> _Exercise instructions_: Copy each line below containing "neighbors".

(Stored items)

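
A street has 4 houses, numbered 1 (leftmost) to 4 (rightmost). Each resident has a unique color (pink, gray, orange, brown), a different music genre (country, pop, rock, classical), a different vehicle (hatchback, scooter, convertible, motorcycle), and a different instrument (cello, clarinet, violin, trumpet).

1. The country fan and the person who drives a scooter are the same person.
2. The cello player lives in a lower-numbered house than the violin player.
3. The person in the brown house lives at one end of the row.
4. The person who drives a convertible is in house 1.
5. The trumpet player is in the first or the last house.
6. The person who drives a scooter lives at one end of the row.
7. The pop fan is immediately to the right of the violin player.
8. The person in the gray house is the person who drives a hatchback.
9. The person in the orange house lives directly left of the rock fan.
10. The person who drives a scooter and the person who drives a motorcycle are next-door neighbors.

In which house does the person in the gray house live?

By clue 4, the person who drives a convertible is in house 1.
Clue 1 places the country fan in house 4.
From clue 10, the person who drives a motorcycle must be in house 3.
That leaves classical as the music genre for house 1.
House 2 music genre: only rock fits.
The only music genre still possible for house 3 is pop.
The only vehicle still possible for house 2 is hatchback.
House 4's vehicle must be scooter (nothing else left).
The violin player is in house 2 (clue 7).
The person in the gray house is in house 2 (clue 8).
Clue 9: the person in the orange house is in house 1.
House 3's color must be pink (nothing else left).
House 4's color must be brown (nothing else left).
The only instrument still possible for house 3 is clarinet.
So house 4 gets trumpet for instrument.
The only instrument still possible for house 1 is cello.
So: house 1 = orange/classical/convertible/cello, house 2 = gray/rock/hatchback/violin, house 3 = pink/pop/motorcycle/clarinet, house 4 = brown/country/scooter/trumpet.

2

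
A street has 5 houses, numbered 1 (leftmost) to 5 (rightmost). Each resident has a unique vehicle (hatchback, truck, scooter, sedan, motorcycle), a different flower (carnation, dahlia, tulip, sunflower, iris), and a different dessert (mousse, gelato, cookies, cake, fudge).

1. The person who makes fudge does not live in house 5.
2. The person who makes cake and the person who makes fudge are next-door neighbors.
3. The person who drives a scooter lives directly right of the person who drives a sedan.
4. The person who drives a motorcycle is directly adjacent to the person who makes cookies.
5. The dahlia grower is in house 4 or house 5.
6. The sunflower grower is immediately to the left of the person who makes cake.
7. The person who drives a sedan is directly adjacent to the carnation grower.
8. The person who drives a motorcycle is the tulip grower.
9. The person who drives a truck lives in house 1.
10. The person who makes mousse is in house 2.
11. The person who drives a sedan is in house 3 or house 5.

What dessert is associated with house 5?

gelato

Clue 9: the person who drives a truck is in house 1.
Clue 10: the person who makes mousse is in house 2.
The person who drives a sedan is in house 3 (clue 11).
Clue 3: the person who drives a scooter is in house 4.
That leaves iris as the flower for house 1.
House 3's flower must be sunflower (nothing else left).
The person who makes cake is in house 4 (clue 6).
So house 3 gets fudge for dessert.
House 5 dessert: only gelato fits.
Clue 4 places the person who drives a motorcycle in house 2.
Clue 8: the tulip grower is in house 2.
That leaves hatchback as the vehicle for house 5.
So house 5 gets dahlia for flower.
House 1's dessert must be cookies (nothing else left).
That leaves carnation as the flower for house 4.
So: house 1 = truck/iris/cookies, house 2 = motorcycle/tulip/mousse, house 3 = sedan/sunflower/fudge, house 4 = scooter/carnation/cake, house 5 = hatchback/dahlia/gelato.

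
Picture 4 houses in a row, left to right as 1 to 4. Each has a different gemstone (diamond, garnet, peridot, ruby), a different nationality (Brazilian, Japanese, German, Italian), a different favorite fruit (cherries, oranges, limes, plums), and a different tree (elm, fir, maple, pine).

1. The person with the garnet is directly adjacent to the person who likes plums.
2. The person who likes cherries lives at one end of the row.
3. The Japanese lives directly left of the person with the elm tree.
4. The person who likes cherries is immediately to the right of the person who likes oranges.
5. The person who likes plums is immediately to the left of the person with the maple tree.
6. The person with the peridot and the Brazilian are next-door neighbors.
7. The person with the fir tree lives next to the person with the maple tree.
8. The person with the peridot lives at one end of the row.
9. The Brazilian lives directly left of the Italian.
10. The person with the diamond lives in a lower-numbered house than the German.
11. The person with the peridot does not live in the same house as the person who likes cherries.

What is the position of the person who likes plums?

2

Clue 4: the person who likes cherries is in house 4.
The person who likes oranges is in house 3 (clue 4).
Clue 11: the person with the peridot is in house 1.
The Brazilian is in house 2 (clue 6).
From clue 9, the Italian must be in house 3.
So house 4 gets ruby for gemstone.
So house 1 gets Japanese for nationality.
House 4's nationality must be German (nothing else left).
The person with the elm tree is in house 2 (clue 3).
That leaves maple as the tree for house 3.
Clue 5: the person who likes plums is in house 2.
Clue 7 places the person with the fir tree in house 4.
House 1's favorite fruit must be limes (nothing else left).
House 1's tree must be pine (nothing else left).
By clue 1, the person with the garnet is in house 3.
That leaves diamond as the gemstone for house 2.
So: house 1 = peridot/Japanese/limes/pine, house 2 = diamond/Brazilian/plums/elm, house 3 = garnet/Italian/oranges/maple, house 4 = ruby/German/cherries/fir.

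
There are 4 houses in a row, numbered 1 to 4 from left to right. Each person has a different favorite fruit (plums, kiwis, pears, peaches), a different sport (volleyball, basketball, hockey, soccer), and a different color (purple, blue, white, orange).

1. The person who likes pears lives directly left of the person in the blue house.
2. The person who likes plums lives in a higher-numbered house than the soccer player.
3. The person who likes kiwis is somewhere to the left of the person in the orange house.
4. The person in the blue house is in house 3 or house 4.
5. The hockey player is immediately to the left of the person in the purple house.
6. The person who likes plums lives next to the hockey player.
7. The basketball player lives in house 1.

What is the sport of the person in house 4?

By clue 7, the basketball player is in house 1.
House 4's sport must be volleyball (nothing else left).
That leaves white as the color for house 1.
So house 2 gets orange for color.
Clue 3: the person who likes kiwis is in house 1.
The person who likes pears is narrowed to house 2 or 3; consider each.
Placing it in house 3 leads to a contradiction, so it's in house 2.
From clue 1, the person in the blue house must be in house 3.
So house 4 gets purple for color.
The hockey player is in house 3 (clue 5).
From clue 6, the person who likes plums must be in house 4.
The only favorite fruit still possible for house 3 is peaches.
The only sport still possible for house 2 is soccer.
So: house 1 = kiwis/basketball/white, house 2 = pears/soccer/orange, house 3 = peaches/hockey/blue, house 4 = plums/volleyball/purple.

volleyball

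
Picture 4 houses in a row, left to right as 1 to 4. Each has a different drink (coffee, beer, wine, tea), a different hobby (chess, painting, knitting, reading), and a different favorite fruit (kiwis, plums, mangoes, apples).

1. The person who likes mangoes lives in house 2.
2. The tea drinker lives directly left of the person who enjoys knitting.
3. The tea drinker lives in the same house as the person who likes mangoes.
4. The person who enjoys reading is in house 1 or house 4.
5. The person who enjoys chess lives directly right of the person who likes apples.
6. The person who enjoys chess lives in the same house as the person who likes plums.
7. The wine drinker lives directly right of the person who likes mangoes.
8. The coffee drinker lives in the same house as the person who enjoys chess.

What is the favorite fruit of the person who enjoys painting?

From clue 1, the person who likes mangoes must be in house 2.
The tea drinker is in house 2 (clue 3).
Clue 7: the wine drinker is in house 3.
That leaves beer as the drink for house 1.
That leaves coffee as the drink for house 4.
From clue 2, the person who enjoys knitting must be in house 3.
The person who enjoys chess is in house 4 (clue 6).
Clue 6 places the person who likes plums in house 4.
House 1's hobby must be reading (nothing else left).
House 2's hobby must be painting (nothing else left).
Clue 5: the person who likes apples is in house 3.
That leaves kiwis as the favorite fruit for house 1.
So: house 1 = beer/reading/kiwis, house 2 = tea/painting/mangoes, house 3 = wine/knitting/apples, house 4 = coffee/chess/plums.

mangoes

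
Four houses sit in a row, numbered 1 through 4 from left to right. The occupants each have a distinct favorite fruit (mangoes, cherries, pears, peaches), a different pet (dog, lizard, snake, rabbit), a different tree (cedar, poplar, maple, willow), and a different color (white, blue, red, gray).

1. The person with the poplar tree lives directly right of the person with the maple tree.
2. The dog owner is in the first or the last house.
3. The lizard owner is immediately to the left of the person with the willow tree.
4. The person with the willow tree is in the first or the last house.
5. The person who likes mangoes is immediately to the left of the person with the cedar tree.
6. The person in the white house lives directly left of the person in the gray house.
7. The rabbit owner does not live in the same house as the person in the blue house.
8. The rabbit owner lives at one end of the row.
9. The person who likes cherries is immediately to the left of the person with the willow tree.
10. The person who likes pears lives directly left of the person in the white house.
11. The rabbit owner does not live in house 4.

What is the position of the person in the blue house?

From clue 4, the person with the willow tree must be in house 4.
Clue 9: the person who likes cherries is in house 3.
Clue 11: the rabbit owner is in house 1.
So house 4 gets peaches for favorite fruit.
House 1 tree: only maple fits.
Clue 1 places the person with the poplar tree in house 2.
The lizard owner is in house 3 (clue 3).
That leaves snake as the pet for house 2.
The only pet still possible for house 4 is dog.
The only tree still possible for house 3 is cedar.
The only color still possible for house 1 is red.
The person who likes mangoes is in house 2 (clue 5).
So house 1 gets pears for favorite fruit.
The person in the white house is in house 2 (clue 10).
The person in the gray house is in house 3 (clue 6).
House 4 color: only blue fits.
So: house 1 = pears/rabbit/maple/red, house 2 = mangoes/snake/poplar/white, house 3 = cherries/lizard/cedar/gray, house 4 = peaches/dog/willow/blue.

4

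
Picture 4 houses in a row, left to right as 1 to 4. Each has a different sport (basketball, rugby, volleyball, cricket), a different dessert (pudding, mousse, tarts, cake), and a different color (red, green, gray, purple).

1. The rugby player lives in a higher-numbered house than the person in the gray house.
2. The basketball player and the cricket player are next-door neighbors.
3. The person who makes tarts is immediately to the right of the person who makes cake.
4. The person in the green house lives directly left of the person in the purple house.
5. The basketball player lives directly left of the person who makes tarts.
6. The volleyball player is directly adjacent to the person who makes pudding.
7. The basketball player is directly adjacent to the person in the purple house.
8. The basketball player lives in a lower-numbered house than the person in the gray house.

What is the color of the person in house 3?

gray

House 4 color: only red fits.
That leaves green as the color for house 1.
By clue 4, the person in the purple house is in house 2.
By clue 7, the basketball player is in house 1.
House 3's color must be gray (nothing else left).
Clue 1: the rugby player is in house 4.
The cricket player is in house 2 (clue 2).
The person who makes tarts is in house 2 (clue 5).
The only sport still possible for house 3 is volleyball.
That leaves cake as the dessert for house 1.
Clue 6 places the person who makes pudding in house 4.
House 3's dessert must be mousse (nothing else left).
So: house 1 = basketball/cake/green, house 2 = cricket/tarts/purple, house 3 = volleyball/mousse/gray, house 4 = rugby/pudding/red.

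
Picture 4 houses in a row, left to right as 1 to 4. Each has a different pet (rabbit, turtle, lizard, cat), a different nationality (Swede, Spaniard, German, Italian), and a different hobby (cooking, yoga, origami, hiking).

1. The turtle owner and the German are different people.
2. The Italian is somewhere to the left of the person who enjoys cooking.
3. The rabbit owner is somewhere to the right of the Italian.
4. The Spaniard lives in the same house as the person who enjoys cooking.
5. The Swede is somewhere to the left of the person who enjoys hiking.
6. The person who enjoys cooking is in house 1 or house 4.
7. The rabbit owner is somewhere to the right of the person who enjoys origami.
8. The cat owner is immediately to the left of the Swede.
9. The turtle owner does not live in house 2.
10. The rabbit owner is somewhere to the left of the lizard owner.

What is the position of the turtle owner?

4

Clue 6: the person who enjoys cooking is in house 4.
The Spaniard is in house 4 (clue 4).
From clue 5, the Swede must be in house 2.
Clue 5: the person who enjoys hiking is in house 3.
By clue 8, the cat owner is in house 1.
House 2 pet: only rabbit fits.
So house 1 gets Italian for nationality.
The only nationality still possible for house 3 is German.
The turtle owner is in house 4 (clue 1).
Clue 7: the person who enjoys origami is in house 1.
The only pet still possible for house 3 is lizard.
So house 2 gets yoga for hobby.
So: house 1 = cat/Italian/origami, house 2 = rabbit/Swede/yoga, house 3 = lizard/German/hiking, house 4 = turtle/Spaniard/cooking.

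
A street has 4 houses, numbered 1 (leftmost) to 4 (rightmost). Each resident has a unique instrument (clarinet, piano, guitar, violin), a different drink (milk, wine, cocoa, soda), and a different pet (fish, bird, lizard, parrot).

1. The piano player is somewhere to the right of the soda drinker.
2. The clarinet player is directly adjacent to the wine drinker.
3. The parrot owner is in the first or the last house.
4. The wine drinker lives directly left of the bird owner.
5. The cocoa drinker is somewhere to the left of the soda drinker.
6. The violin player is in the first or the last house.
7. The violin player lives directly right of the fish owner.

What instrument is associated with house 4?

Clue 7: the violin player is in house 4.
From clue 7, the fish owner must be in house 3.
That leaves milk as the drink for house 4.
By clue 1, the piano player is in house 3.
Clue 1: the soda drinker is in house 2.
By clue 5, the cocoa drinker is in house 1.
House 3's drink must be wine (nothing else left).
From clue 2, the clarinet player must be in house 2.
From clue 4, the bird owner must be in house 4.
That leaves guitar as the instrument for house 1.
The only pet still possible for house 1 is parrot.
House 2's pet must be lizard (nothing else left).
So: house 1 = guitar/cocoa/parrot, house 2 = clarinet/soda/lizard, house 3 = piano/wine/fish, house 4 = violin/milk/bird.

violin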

> _Written solution_:
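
10. The person who drives a scooter and the person who drives a motorcycle are next-door neighbors.
2. The person who makes cake and the person who makes fudge are next-door neighbors.
6. The person with the peridot and the Brazilian are next-door neighbors.
2. The basketball player and the cricket player are next-door neighbors.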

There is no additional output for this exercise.